*WHAT YOU HAVE TO DO*: All lines from the one containing "o \left(-2\right)$, $F = -1$?" down to the one containing "Answer: $37510 i", both ends included, are to be given again exactly; omit the rest of the listing below.

*DATA RECORDS*:
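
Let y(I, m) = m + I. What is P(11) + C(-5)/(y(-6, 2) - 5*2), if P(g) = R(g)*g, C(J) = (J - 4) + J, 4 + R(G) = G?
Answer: 78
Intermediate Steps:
y(I, m) = I + m
R(G) = -4 + G
C(J) = -4 + 2*J (C(J) = (-4 + J) + J = -4 + 2*J)
P(g) = g*(-4 + g) (P(g) = (-4 + g)*g = g*(-4 + g))
P(11) + C(-5)/(y(-6, 2) - 5*2) = 11*(-4 + 11) + (-4 + 2*(-5))/((-6 + 2) - 5*2) = 11*7 + (-4 - 10)/(-4 - 10) = 77 - 14/(-14) = 77 - 1/14*(-14) = 77 + 1 = 78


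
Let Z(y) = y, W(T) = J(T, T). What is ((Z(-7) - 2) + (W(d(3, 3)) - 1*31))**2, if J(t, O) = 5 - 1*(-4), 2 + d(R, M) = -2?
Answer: 961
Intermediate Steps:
d(R, M) = -4 (d(R, M) = -2 - 2 = -4)
J(t, O) = 9 (J(t, O) = 5 + 4 = 9)
W(T) = 9
((Z(-7) - 2) + (W(d(3, 3)) - 1*31))**2 = ((-7 - 2) + (9 - 1*31))**2 = (-9 + (9 - 31))**2 = (-9 - 22)**2 = (-31)**2 = 961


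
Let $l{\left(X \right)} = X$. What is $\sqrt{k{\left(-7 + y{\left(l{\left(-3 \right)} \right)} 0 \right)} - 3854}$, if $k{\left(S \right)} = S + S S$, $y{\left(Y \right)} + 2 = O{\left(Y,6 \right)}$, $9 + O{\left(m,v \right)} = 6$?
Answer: $2 i \sqrt{953} \approx 61.741 i$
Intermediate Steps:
$O{\left(m,v \right)} = -3$ ($O{\left(m,v \right)} = -9 + 6 = -3$)
$y{\left(Y \right)} = -5$ ($y{\left(Y \right)} = -2 - 3 = -5$)
$k{\left(S \right)} = S + S^{2}$
$\sqrt{k{\left(-7 + y{\left(l{\left(-3 \right)} \right)} 0 \right)} - 3854} = \sqrt{\left(-7 - 0\right) \left(1 - 7\right) - 3854} = \sqrt{\left(-7 + 0\right) \left(1 + \left(-7 + 0\right)\right) - 3854} = \sqrt{- 7 \left(1 - 7\right) - 3854} = \sqrt{\left(-7\right) \left(-6\right) - 3854} = \sqrt{42 - 3854} = \sqrt{-3812} = 2 i \sqrt{953}$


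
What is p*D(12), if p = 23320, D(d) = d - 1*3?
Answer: 209880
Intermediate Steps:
D(d) = -3 + d (D(d) = d - 3 = -3 + d)
p*D(12) = 23320*(-3 + 12) = 23320*9 = 209880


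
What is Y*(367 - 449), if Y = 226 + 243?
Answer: -38458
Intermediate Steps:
Y = 469
Y*(367 - 449) = 469*(367 - 449) = 469*(-82) = -38458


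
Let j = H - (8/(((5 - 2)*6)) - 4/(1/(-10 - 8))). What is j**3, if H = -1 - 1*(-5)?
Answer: -233744896/729 ≈ -3.2064e+5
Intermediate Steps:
H = 4 (H = -1 + 5 = 4)
j = -616/9 (j = 4 - (8/(((5 - 2)*6)) - 4/(1/(-10 - 8))) = 4 - (8/((3*6)) - 4/(1/(-18))) = 4 - (8/18 - 4/(-1/18)) = 4 - (8*(1/18) - 4*(-18)) = 4 - (4/9 + 72) = 4 - 1*652/9 = 4 - 652/9 = -616/9 ≈ -68.444)
j**3 = (-616/9)**3 = -233744896/729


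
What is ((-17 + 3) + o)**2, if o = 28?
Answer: 196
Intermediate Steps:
((-17 + 3) + o)**2 = ((-17 + 3) + 28)**2 = (-14 + 28)**2 = 14**2 = 196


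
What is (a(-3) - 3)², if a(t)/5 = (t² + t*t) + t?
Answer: 5184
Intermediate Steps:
a(t) = 5*t + 10*t² (a(t) = 5*((t² + t*t) + t) = 5*((t² + t²) + t) = 5*(2*t² + t) = 5*(t + 2*t²) = 5*t + 10*t²)
(a(-3) - 3)² = (5*(-3)*(1 + 2*(-3)) - 3)² = (5*(-3)*(1 - 6) - 3)² = (5*(-3)*(-5) - 3)² = (75 - 3)² = 72² = 5184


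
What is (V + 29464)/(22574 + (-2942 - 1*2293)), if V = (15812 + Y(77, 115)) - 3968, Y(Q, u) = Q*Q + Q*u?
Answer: 56092/17339 ≈ 3.2350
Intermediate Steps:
Y(Q, u) = Q² + Q*u
V = 26628 (V = (15812 + 77*(77 + 115)) - 3968 = (15812 + 77*192) - 3968 = (15812 + 14784) - 3968 = 30596 - 3968 = 26628)
(V + 29464)/(22574 + (-2942 - 1*2293)) = (26628 + 29464)/(22574 + (-2942 - 1*2293)) = 56092/(22574 + (-2942 - 2293)) = 56092/(22574 - 5235) = 56092/17339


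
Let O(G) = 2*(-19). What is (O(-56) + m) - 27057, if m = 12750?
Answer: -14345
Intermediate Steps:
O(G) = -38
(O(-56) + m) - 27057 = (-38 + 12750) - 27057 = 12712 - 27057 = -14345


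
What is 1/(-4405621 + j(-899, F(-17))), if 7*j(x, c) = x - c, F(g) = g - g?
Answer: -7/30840246 ≈ -2.2698e-7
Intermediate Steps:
F(g) = 0
j(x, c) = -c/7 + x/7 (j(x, c) = (x - c)/7 = -c/7 + x/7)
1/(-4405621 + j(-899, F(-17))) = 1/(-4405621 + (-1/7*0 + (1/7)*(-899))) = 1/(-4405621 + (0 - 899/7)) = 1/(-4405621 - 899/7) = 1/(-30840246/7) = -7/30840246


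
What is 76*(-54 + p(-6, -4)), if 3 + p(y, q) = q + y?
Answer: -5092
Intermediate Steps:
p(y, q) = -3 + q + y (p(y, q) = -3 + (q + y) = -3 + q + y)
76*(-54 + p(-6, -4)) = 76*(-54 + (-3 - 4 - 6)) = 76*(-54 - 13) = 76*(-67) = -5092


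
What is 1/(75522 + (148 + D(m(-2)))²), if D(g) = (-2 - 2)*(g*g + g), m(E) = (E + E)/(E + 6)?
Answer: 1/97426 ≈ 1.0264e-5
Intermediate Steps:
m(E) = 2*E/(6 + E) (m(E) = (2*E)/(6 + E) = 2*E/(6 + E))
D(g) = -4*g - 4*g² (D(g) = -4*(g² + g) = -4*(g + g²) = -4*g - 4*g²)
1/(75522 + (148 + D(m(-2)))²) = 1/(75522 + (148 - 4*2*(-2)/(6 - 2)*(1 + 2*(-2)/(6 - 2)))²) = 1/(75522 + (148 - 4*2*(-2)/4*(1 + 2*(-2)/4))²) = 1/(75522 + (148 - 4*2*(-2)*(¼)*(1 + 2*(-2)*(¼)))²) = 1/(75522 + (148 - 4*(-1)*(1 - 1))²) = 1/(75522 + (148 - 4*(-1)*0)²) = 1/(75522 + (148 + 0)²) = 1/(75522 + 148²) = 1/(75522 + 21904) = 1/97426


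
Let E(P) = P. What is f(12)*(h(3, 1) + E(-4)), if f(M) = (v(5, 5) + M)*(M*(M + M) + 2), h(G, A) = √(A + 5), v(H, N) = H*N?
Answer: -42920 + 10730*√6 ≈ -16637.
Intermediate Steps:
h(G, A) = √(5 + A)
f(M) = (2 + 2*M²)*(25 + M) (f(M) = (5*5 + M)*(M*(M + M) + 2) = (25 + M)*(M*(2*M) + 2) = (25 + M)*(2*M² + 2) = (25 + M)*(2 + 2*M²) = (2 + 2*M²)*(25 + M))
f(12)*(h(3, 1) + E(-4)) = (50 + 2*12 + 2*12³ + 50*12²)*(√(5 + 1) - 4) = (50 + 24 + 2*1728 + 50*144)*(√6 - 4) = (50 + 24 + 3456 + 7200)*(-4 + √6) = 10730*(-4 + √6) = -42920 + 10730*√6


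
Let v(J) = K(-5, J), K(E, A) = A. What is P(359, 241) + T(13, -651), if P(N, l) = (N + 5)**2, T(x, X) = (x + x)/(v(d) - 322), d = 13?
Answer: 40941238/309 ≈ 1.3250e+5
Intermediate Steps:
v(J) = J
T(x, X) = -2*x/309 (T(x, X) = (x + x)/(13 - 322) = (2*x)/(-309) = (2*x)*(-1/309) = -2*x/309)
P(N, l) = (5 + N)**2
P(359, 241) + T(13, -651) = (5 + 359)**2 - 2/309*13 = 364**2 - 26/309 = 132496 - 26/309 = 40941238/309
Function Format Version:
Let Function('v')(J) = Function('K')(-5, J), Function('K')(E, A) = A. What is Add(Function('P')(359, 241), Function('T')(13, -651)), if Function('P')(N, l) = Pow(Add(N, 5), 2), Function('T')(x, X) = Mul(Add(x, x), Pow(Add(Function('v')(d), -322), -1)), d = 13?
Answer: Rational(40941238, 309) ≈ 1.3250e+5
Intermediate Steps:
Function('v')(J) = J
Function('T')(x, X) = Mul(Rational(-2, 309), x) (Function('T')(x, X) = Mul(Add(x, x), Pow(Add(13, -322), -1)) = Mul(Mul(2, x), Pow(-309, -1)) = Mul(Mul(2, x), Rational(-1, 309)) = Mul(Rational(-2, 309), x))
Function('P')(N, l) = Pow(Add(5, N), 2)
Add(Function('P')(359, 241), Function('T')(13, -651)) = Add(Pow(Add(5, 359), 2), Mul(Rational(-2, 309), 13)) = Add(Pow(364, 2), Rational(-26, 309)) = Add(132496, Rational(-26, 309)) = Rational(40941238, 309)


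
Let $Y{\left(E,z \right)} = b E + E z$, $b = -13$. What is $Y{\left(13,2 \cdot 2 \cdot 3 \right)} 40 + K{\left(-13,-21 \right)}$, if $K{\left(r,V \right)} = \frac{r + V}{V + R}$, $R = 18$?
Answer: $- \frac{1526}{3} \approx -508.67$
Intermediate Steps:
$K{\left(r,V \right)} = \frac{V + r}{18 + V}$ ($K{\left(r,V \right)} = \frac{r + V}{V + 18} = \frac{V + r}{18 + V}$)
$Y{\left(E,z \right)} = - 13 E + E z$
$Y{\left(13,2 \cdot 2 \cdot 3 \right)} 40 + K{\left(-13,-21 \right)} = 13 \left(-13 + 2 \cdot 2 \cdot 3\right) 40 + \frac{-21 - 13}{18 - 21} = 13 \left(-13 + 4 \cdot 3\right) 40 + \frac{1}{-3} \left(-34\right) = 13 \left(-13 + 12\right) 40 - - \frac{34}{3} = 13 \left(-1\right) 40 + \frac{34}{3} = \left(-13\right) 40 + \frac{34}{3} = -520 + \frac{34}{3} = - \frac{1526}{3}$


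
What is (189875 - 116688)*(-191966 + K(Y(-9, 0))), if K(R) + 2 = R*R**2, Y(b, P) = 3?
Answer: -14047585967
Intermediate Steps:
K(R) = -2 + R**3 (K(R) = -2 + R*R**2 = -2 + R**3)
(189875 - 116688)*(-191966 + K(Y(-9, 0))) = (189875 - 116688)*(-191966 + (-2 + 3**3)) = 73187*(-191966 + (-2 + 27)) = 73187*(-191966 + 25) = 73187*(-191941) = -14047585967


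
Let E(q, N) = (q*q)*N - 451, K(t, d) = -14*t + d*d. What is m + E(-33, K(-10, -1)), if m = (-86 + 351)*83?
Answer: 175093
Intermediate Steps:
K(t, d) = d² - 14*t (K(t, d) = -14*t + d² = d² - 14*t)
E(q, N) = -451 + N*q² (E(q, N) = q²*N - 451 = N*q² - 451 = -451 + N*q²)
m = 21995 (m = 265*83 = 21995)
m + E(-33, K(-10, -1)) = 21995 + (-451 + ((-1)² - 14*(-10))*(-33)²) = 21995 + (-451 + (1 + 140)*1089) = 21995 + (-451 + 141*1089) = 21995 + (-451 + 153549) = 21995 + 153098 = 175093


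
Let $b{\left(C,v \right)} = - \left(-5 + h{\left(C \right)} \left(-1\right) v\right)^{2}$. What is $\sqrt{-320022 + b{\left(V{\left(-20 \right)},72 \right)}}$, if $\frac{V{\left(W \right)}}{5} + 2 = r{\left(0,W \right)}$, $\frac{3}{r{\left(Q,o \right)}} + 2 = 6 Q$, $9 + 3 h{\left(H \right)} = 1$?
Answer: $i \sqrt{354991} \approx 595.81 i$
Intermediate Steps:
$h{\left(H \right)} = - \frac{8}{3}$ ($h{\left(H \right)} = -3 + \frac{1}{3} \cdot 1 = -3 + \frac{1}{3} = - \frac{8}{3}$)
$r{\left(Q,o \right)} = \frac{3}{-2 + 6 Q}$
$V{\left(W \right)} = - \frac{35}{2}$ ($V{\left(W \right)} = -10 + 5 \frac{3}{2 \left(-1 + 3 \cdot 0\right)} = -10 + 5 \frac{3}{2 \left(-1 + 0\right)} = -10 + 5 \frac{3}{2 \left(-1\right)} = -10 + 5 \cdot \frac{3}{2} \left(-1\right) = -10 + 5 \left(- \frac{3}{2}\right) = -10 - \frac{15}{2} = - \frac{35}{2}$)
$b{\left(C,v \right)} = - \left(-5 + \frac{8 v}{3}\right)^{2}$ ($b{\left(C,v \right)} = - \left(-5 + \left(- \frac{8}{3}\right) \left(-1\right) v\right)^{2} = - \left(-5 + \frac{8 v}{3}\right)^{2}$)
$\sqrt{-320022 + b{\left(V{\left(-20 \right)},72 \right)}} = \sqrt{-320022 - \frac{\left(-15 + 8 \cdot 72\right)^{2}}{9}} = \sqrt{-320022 - \frac{\left(-15 + 576\right)^{2}}{9}} = \sqrt{-320022 - \frac{561^{2}}{9}} = \sqrt{-320022 - 34969} = \sqrt{-354991} = i \sqrt{354991}$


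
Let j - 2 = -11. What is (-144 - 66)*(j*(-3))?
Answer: -5670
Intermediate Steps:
j = -9 (j = 2 - 11 = -9)
(-144 - 66)*(j*(-3)) = (-144 - 66)*(-9*(-3)) = -210*27 = -5670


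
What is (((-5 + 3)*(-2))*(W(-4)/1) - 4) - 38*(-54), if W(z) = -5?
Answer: 2028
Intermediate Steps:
(((-5 + 3)*(-2))*(W(-4)/1) - 4) - 38*(-54) = (((-5 + 3)*(-2))*(-5/1) - 4) - 38*(-54) = ((-2*(-2))*(-5*1) - 4) + 2052 = (4*(-5) - 4) + 2052 = (-20 - 4) + 2052 = -24 + 2052 = 2028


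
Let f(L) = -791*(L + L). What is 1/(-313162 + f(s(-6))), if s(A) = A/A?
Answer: -1/314744 ≈ -3.1772e-6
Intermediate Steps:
s(A) = 1
f(L) = -1582*L
1/(-313162 + f(s(-6))) = 1/(-313162 - 1582*1) = 1/(-313162 - 1582) = 1/(-314744) = -1/314744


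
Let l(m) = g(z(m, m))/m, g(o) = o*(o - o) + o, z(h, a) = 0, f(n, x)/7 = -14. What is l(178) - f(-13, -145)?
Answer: 98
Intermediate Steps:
f(n, x) = -98 (f(n, x) = 7*(-14) = -98)
g(o) = o (g(o) = o*0 + o = 0 + o = o)
l(m) = 0 (l(m) = 0/m = 0)
l(178) - f(-13, -145) = 0 - 1*(-98) = 0 + 98 = 98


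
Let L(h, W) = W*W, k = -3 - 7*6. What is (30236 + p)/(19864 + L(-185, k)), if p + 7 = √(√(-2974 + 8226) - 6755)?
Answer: 30229/21889 + √(-6755 + 2*√1313)/21889 ≈ 1.381 + 0.0037346*I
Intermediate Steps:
k = -45 (k = -3 - 42 = -45)
p = -7 + √(-6755 + 2*√1313) (p = -7 + √(√(-2974 + 8226) - 6755) = -7 + √(√5252 - 6755) = -7 + √(2*√1313 - 6755) = -7 + √(-6755 + 2*√1313) ≈ -7.0 + 81.747*I)
L(h, W) = W²
(30236 + p)/(19864 + L(-185, k)) = (30236 + (-7 + I*√(6755 - 2*√1313)))/(19864 + (-45)²) = (30229 + I*√(6755 - 2*√1313))/(19864 + 2025) = (30229 + I*√(6755 - 2*√1313))/21889 = (30229 + I*√(6755 - 2*√1313))*(1/21889) = 30229/21889 + I*√(6755 - 2*√1313)/21889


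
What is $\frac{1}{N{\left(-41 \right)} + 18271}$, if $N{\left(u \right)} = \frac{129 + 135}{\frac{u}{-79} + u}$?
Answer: $\frac{533}{9734967} \approx 5.4751 \cdot 10^{-5}$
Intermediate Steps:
$N{\left(u \right)} = \frac{3476}{13 u}$ ($N{\left(u \right)} = \frac{264}{u \left(- \frac{1}{79}\right) + u} = \frac{264}{- \frac{u}{79} + u} = \frac{264}{\frac{78}{79} u} = 264 \frac{79}{78 u} = \frac{3476}{13 u}$)
$\frac{1}{N{\left(-41 \right)} + 18271} = \frac{1}{\frac{3476}{13 \left(-41\right)} + 18271} = \frac{1}{\frac{3476}{13} \left(- \frac{1}{41}\right) + 18271} = \frac{1}{- \frac{3476}{533} + 18271} = \frac{1}{\frac{9734967}{533}} = \frac{533}{9734967}$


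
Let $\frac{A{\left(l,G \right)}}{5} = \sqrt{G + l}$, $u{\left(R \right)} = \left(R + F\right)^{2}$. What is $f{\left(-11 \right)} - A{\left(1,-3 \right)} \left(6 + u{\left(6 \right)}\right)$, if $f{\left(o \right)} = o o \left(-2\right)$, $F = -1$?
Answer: $37510 i \sqrt{2} \approx 53047.0 i$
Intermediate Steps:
$f{\left(o \right)} = - 2 o^{2}$ ($f{\left(o \right)} = o^{2} \left(-2\right) = - 2 o^{2}$)
$u{\left(R \right)} = \left(-1 + R\right)^{2}$ ($u{\left(R \right)} = \left(R - 1\right)^{2} = \left(-1 + R\right)^{2}$)
$A{\left(l,G \right)} = 5 \sqrt{G + l}$
$f{\left(-11 \right)} - A{\left(1,-3 \right)} \left(6 + u{\left(6 \right)}\right) = - 2 \left(-11\right)^{2} - 5 \sqrt{-3 + 1} \left(6 + \left(-1 + 6\right)^{2}\right) = \left(-2\right) 121 - 5 \sqrt{-2} \left(6 + 5^{2}\right) = - 242 - 5 i \sqrt{2} \left(6 + 25\right) = - 242 - 5 i \sqrt{2} \cdot 31 = - 242 \left(- 155 i \sqrt{2}\right) = 37510 i \sqrt{2}$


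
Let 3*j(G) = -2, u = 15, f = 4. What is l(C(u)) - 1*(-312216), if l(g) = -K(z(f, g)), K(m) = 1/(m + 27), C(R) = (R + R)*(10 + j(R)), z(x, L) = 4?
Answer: 9678695/31 ≈ 3.1222e+5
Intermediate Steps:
j(G) = -⅔ (j(G) = (⅓)*(-2) = -⅔)
C(R) = 56*R/3 (C(R) = (R + R)*(10 - ⅔) = (2*R)*(28/3) = 56*R/3)
K(m) = 1/(27 + m)
l(g) = -1/31 (l(g) = -1/(27 + 4) = -1/31)
l(C(u)) - 1*(-312216) = -1/31 - 1*(-312216) = -1/31 + 312216 = 9678695/31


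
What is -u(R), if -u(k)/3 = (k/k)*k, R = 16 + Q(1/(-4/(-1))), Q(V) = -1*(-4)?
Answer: 60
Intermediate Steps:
Q(V) = 4
R = 20 (R = 16 + 4 = 20)
u(k) = -3*k (u(k) = -3*k/k*k = -3*k)
-u(R) = -(-3)*20 = -1*(-60) = 60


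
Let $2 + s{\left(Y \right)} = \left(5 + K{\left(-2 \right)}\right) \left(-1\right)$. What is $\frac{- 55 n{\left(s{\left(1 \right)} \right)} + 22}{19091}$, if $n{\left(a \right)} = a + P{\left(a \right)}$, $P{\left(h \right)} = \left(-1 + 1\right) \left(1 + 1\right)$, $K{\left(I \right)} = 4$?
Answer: $\frac{627}{19091} \approx 0.032843$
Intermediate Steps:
$s{\left(Y \right)} = -11$ ($s{\left(Y \right)} = -2 + \left(5 + 4\right) \left(-1\right) = -2 + 9 \left(-1\right) = -2 - 9 = -11$)
$P{\left(h \right)} = 0$ ($P{\left(h \right)} = 0 \cdot 2 = 0$)
$n{\left(a \right)} = a$ ($n{\left(a \right)} = a + 0 = a$)
$\frac{- 55 n{\left(s{\left(1 \right)} \right)} + 22}{19091} = \frac{\left(-55\right) \left(-11\right) + 22}{19091} = \left(605 + 22\right) \frac{1}{19091} = 627 \cdot \frac{1}{19091} = \frac{627}{19091}$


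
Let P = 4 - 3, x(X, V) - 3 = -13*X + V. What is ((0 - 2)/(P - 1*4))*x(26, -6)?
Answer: -682/3 ≈ -227.33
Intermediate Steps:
x(X, V) = 3 + V - 13*X (x(X, V) = 3 + (-13*X + V) = 3 + (V - 13*X) = 3 + V - 13*X)
P = 1
((0 - 2)/(P - 1*4))*x(26, -6) = ((0 - 2)/(1 - 1*4))*(3 - 6 - 13*26) = (-2/(1 - 4))*(3 - 6 - 338) = -2/(-3)*(-341) = -2*(-⅓)*(-341) = (⅔)*(-341) = -682/3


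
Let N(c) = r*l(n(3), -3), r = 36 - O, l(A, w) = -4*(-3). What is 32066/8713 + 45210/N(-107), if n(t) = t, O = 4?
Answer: 67704679/557632 ≈ 121.41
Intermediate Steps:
l(A, w) = 12
r = 32 (r = 36 - 1*4 = 36 - 4 = 32)
N(c) = 384 (N(c) = 32*12 = 384)
32066/8713 + 45210/N(-107) = 32066/8713 + 45210/384 = 32066*(1/8713) + 45210*(1/384) = 32066/8713 + 7535/64 = 67704679/557632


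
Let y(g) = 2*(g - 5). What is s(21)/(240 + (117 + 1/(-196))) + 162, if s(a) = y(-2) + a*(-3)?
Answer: 1029110/6361 ≈ 161.78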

*SOLUTION FOR THIS PROBLEM*:
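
Let $\frac{A{\left(l,G \right)}}{5} = \sqrt{G + l}$, $u{\left(R \right)} = \left(R + F\right)^{2}$. What is $f{\left(-11 \right)} - A{\left(1,-3 \right)} \left(6 + u{\left(6 \right)}\right)$, if $f{\left(o \right)} = o o \left(-2\right)$, $F = -1$?
Answer: $37510 i \sqrt{2} \approx 53047.0 i$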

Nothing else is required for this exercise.